[Dataset entries]
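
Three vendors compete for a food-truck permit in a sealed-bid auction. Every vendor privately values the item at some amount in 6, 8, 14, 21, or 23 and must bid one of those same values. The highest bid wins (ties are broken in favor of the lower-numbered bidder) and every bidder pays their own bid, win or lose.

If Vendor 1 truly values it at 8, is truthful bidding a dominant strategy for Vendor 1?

Consider the case where Vendor 2 bids 6 and Vendor 3 bids 6.
Truthful bid 8: wins, pays 8, utility 8 - 8 = 0.
Bid 6 instead: wins, pays 6, utility 8 - 6 = 2.
Since 2 > 0, bidding 6 is strictly better here, so truthful bidding is not dominant.

No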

■ ASSIGNMENT: Return precisely the lines of the records, starting with the line that holds "If Vendor 1" and ending with the last one.

■ COMPLETED EXERCISE:
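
If Vendor 1 truly values it at 8, is truthful bidding a dominant strategy for Vendor 1?

Consider the case where Vendor 2 bids 6 and Vendor 3 bids 6.
Truthful bid 8: wins, pays 8, utility 8 - 8 = 0.
Bid 6 instead: wins, pays 6, utility 8 - 6 = 2.
Since 2 > 0, bidding 6 is strictly better here, so truthful bidding is not dominant.

No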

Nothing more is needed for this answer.